Reproduce the entries shown below only from the line with "Determine the value" down to the line with "Are the points U = [-241, -122, -21], V", keeping both end lines and copying each one exactly.

*** Block opens ***

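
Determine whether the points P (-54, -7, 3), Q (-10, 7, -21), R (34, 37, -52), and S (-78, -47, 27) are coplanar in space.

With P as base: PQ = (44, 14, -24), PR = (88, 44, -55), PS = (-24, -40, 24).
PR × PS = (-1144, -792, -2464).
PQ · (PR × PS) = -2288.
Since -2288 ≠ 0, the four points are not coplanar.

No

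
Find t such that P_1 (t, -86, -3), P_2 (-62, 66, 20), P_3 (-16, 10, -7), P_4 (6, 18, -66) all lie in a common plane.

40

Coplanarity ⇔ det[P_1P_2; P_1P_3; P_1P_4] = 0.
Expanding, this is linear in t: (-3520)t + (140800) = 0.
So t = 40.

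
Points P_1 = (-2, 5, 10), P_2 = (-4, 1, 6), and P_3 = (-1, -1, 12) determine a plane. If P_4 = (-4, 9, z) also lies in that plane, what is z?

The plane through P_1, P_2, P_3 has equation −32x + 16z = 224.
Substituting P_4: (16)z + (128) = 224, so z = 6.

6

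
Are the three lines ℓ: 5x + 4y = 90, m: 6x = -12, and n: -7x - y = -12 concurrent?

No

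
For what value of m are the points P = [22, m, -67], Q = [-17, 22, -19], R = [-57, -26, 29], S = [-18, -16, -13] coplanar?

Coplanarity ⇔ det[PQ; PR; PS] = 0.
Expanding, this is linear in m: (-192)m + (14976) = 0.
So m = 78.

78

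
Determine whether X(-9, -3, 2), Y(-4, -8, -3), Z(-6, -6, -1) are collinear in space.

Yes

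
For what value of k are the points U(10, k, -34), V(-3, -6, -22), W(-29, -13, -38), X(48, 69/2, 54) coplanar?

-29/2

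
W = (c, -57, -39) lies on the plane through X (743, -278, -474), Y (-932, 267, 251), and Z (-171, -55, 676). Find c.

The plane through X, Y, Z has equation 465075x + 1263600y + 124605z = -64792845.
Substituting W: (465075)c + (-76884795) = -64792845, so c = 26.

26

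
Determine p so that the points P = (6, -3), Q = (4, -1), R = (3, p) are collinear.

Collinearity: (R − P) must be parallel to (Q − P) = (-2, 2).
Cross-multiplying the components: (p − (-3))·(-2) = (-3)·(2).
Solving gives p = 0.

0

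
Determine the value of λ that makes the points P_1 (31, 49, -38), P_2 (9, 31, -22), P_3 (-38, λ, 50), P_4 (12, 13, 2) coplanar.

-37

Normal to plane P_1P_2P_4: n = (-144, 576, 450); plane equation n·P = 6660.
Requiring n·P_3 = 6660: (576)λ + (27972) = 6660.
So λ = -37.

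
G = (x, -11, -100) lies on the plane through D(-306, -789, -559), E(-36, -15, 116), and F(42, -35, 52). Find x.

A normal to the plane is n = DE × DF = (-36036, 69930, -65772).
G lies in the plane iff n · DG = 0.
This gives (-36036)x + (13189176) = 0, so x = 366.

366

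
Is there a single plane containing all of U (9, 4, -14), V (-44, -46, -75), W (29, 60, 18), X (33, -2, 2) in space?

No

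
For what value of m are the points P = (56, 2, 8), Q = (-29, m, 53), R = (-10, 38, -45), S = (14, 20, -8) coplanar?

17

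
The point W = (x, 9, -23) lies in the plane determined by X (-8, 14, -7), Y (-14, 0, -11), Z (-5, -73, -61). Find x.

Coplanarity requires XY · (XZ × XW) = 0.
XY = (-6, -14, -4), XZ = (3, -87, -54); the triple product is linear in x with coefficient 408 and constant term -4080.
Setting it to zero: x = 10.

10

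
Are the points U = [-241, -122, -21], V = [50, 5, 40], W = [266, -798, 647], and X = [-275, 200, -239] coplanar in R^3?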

*** Block closes ***
*** Block opens ***

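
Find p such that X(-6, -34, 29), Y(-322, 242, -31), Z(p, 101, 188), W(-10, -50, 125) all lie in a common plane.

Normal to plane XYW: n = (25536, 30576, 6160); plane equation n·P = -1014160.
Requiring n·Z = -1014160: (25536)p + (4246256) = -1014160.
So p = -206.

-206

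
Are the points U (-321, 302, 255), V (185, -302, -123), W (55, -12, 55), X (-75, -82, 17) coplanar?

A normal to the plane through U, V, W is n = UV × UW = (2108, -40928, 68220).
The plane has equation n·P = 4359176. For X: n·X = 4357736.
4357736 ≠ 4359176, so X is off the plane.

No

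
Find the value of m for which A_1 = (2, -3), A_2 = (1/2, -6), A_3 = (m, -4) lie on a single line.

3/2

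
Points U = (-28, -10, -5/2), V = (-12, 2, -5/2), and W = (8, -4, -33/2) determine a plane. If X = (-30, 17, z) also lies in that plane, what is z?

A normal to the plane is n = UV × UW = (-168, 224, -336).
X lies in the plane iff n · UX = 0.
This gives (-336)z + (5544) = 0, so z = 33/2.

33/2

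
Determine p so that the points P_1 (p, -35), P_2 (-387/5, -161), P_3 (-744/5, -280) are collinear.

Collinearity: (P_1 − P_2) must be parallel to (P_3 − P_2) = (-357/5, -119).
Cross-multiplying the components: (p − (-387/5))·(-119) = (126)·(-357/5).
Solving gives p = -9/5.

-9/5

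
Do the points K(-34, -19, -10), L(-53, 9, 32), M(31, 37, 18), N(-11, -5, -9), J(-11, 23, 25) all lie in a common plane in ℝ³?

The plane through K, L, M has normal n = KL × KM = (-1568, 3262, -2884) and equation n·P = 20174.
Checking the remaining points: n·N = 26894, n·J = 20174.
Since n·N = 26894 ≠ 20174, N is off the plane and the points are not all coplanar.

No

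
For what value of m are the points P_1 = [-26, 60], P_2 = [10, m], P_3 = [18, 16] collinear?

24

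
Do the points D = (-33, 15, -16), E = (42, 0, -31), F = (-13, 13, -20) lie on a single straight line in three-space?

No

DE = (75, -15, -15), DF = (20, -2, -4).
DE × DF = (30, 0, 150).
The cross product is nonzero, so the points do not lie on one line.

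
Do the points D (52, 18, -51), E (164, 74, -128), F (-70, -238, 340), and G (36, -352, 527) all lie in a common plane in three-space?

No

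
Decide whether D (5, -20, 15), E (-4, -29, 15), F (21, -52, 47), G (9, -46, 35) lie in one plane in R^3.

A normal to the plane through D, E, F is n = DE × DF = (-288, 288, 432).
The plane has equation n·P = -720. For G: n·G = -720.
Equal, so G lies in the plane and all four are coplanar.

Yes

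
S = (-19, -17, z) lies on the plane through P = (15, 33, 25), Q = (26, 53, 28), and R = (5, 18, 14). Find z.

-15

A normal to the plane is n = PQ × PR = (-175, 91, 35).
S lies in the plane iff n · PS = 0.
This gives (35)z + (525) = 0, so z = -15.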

*** Block closes ***

** TASK ANSWER **
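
Determine the value of λ that makes the points P_1 (31, 49, -38), P_2 (9, 31, -22), P_3 (-38, λ, 50), P_4 (12, 13, 2) coplanar.

-37

Normal to plane P_1P_2P_4: n = (-144, 576, 450); plane equation n·P = 6660.
Requiring n·P_3 = 6660: (576)λ + (27972) = 6660.
So λ = -37.

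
G = (x, -11, -100) lies on the plane through D(-306, -789, -559), E(-36, -15, 116), and F(42, -35, 52). Find x.

A normal to the plane is n = DE × DF = (-36036, 69930, -65772).
G lies in the plane iff n · DG = 0.
This gives (-36036)x + (13189176) = 0, so x = 366.

366

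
Is there a single plane containing all of U (9, 4, -14), V (-44, -46, -75), W (29, 60, 18), X (33, -2, 2) in space?

No

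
For what value of m are the points P = (56, 2, 8), Q = (-29, m, 53), R = (-10, 38, -45), S = (14, 20, -8) coplanar?

17

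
The point W = (x, 9, -23) lies in the plane determined by X (-8, 14, -7), Y (-14, 0, -11), Z (-5, -73, -61). Find x.

Coplanarity requires XY · (XZ × XW) = 0.
XY = (-6, -14, -4), XZ = (3, -87, -54); the triple product is linear in x with coefficient 408 and constant term -4080.
Setting it to zero: x = 10.

10

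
Are the points U = [-241, -122, -21], V = [50, 5, 40], W = [266, -798, 647], and X = [-275, 200, -239] coplanar in R^3?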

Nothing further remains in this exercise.